***** Provided records *****
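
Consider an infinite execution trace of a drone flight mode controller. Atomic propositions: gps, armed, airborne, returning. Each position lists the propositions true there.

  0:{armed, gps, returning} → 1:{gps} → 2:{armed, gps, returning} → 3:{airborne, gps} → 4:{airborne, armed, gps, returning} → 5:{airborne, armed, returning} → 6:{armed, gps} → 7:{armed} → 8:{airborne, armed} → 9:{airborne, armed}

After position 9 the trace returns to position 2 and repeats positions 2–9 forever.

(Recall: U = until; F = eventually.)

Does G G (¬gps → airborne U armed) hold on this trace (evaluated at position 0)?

Holds

G (¬gps → airborne U armed) holds at every position 0..9, and those are all positions ever visited, so G G (¬gps → airborne U armed) holds.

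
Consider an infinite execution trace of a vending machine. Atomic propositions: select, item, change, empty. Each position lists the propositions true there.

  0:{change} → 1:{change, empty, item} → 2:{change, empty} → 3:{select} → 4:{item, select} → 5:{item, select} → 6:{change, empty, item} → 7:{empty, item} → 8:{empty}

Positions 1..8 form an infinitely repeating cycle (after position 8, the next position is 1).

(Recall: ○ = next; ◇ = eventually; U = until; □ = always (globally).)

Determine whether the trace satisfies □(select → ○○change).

Does not hold

select → ○○change must hold at every position from 0 onward. It fails at position 3, so □(select → ○○change) is false.
Positions where select holds: 3, 4, 5.
Check ○○change at each: 3→fails, 4→ok, 5→fails.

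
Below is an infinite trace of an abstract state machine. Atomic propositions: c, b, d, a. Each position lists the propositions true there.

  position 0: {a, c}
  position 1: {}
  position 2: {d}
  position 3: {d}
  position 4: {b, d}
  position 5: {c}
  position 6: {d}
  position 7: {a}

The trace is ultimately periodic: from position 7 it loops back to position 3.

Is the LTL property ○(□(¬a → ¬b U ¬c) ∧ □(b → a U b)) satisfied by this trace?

Satisfied

The position after 0 is 1; □(¬a → ¬b U ¬c) ∧ □(b → a U b) is true there.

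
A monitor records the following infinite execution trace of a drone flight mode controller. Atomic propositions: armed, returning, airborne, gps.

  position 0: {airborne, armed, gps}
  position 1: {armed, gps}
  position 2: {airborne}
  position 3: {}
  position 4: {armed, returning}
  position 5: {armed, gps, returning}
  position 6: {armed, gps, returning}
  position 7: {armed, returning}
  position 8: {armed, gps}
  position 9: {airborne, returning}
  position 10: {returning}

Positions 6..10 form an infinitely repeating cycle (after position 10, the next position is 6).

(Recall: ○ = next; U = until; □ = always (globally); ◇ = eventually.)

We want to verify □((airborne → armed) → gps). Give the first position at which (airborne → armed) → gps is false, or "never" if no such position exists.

3

Check (airborne → armed) → gps at each position in order: 0 ✓, 1 ✓, 2 ✓.
At position 3 the labels are {}, so (airborne → armed) → gps is false there. This is the first violation.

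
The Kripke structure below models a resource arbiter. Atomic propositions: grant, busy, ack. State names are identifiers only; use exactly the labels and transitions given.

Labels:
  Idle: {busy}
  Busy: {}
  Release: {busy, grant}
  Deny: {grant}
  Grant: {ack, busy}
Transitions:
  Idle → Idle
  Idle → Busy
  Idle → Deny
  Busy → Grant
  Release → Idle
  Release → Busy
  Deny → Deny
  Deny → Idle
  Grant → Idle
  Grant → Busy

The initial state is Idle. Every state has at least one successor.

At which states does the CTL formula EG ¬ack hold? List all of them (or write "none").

States satisfying ¬ack: {Idle, Busy, Release, Deny}.
States satisfying EG ¬ack: {Idle, Release, Deny}.

{Idle, Release, Deny}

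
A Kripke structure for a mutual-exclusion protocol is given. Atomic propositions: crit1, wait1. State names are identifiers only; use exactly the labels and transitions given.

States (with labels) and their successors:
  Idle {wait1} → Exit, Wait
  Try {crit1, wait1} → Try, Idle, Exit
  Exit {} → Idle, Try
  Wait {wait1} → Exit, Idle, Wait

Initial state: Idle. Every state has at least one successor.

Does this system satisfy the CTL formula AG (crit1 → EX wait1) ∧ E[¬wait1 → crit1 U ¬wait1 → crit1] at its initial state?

States satisfying crit1 → EX wait1: {Idle, Try, Exit, Wait}.
States satisfying AG (crit1 → EX wait1): {Idle, Try, Exit, Wait}.
States satisfying ¬wait1 → crit1: {Idle, Try, Wait}.
States satisfying E[¬wait1 → crit1 U ¬wait1 → crit1]: {Idle, Try, Wait}.
States satisfying AG (crit1 → EX wait1) ∧ E[¬wait1 → crit1 U ¬wait1 → crit1]: {Idle, Try, Wait}.
Idle ∈ Sat(AG (crit1 → EX wait1) ∧ E[¬wait1 → crit1 U ¬wait1 → crit1]).

Yes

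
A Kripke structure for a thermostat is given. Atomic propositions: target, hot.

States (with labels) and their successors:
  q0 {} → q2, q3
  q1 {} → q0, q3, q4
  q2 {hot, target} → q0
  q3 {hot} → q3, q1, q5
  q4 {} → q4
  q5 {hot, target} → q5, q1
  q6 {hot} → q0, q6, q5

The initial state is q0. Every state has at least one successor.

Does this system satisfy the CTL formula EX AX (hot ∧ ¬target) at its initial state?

States satisfying AX (hot ∧ ¬target): ∅.
States satisfying EX AX (hot ∧ ¬target): ∅.
No suitable path/successor from q0 witnesses the formula.
q0 ∉ Sat(EX AX (hot ∧ ¬target)).

No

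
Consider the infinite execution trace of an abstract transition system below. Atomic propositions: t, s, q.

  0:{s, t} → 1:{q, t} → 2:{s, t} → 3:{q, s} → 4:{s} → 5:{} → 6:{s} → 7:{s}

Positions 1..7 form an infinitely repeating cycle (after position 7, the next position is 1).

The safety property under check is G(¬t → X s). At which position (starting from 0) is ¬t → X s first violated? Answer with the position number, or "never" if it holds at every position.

Check ¬t → X s at each position in order: 0 ✓, 1 ✓, 2 ✓, 3 ✓.
At position 4 the labels are {s} and the next position 5 has {}, so ¬t → X s is false there. This is the first violation.

4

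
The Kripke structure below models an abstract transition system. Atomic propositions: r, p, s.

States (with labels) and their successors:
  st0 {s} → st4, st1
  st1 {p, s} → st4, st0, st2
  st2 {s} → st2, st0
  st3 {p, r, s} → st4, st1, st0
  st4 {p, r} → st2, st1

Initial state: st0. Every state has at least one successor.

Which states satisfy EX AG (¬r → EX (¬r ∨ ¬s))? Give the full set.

States satisfying AG (¬r → EX (¬r ∨ ¬s)): {st0, st1, st2, st3, st4}.
States satisfying EX AG (¬r → EX (¬r ∨ ¬s)): {st0, st1, st2, st3, st4}.

{st0, st1, st2, st3, st4}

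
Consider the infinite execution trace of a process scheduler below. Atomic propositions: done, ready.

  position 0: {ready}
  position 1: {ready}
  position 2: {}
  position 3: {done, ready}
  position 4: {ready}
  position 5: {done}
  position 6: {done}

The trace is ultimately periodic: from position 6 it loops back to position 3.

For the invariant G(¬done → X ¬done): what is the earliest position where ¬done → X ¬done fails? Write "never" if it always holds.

Check ¬done → X ¬done at each position in order: 0 ✓, 1 ✓.
At position 2 the labels are {} and the next position 3 has {done, ready}, so ¬done → X ¬done is false there. This is the first violation.

2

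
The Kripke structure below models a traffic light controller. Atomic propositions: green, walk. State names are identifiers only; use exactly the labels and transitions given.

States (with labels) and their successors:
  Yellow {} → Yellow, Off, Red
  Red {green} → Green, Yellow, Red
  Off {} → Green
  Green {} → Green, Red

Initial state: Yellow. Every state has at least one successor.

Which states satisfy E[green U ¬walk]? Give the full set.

States satisfying green: {Red}.
States satisfying ¬walk: {Yellow, Red, Off, Green}.
States satisfying E[green U ¬walk]: {Yellow, Red, Off, Green}.

{Yellow, Red, Off, Green}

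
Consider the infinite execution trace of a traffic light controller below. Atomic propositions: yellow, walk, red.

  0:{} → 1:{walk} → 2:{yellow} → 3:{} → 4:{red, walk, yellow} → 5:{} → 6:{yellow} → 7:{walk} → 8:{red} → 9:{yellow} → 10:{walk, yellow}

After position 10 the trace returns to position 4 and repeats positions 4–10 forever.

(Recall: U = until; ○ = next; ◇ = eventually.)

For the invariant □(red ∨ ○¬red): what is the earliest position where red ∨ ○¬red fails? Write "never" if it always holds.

Check red ∨ ○¬red at each position in order: 0 ✓, 1 ✓, 2 ✓.
At position 3 the labels are {} and the next position 4 has {red, walk, yellow}, so red ∨ ○¬red is false there. This is the first violation.

3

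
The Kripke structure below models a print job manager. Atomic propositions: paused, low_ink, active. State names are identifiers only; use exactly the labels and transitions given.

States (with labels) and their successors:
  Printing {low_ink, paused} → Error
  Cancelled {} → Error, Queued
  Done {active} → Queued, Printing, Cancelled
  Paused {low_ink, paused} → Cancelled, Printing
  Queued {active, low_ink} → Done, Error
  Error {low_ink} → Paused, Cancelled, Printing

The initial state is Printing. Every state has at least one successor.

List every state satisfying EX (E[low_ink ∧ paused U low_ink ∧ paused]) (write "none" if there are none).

States satisfying E[low_ink ∧ paused U low_ink ∧ paused]: {Printing, Paused}.
States satisfying EX (E[low_ink ∧ paused U low_ink ∧ paused]): {Done, Paused, Error}.

{Done, Paused, Error}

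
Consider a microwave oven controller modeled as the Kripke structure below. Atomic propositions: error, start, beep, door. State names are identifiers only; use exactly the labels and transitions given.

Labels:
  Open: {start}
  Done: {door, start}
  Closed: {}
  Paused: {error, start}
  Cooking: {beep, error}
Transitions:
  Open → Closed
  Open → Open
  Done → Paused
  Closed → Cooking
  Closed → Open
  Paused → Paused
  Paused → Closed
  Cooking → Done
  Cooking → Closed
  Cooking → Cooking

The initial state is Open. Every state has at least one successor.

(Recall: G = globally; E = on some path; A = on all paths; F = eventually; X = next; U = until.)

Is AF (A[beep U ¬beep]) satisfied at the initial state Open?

Yes

States satisfying A[beep U ¬beep]: {Open, Done, Closed, Paused}.
States satisfying AF (A[beep U ¬beep]): {Open, Done, Closed, Paused}.
Open ∈ Sat(AF (A[beep U ¬beep])).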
*****
* What is needed *
From the entries above, print the lines beginning at the one with "Does G G (¬gps" and stopping after the one with "(Recall: ○ = next; ◇", exactly as written and with nothing else.

* Solution for this problem *
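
Does G G (¬gps → airborne U armed) hold on this trace (evaluated at position 0)?

Holds

G (¬gps → airborne U armed) holds at every position 0..9, and those are all positions ever visited, so G G (¬gps → airborne U armed) holds.

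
Consider an infinite execution trace of a vending machine. Atomic propositions: select, item, change, empty. Each position lists the propositions true there.

  0:{change} → 1:{change, empty, item} → 2:{change, empty} → 3:{select} → 4:{item, select} → 5:{item, select} → 6:{change, empty, item} → 7:{empty, item} → 8:{empty}

Positions 1..8 form an infinitely repeating cycle (after position 8, the next position is 1).

(Recall: ○ = next; ◇ = eventually; U = until; □ = always (globally).)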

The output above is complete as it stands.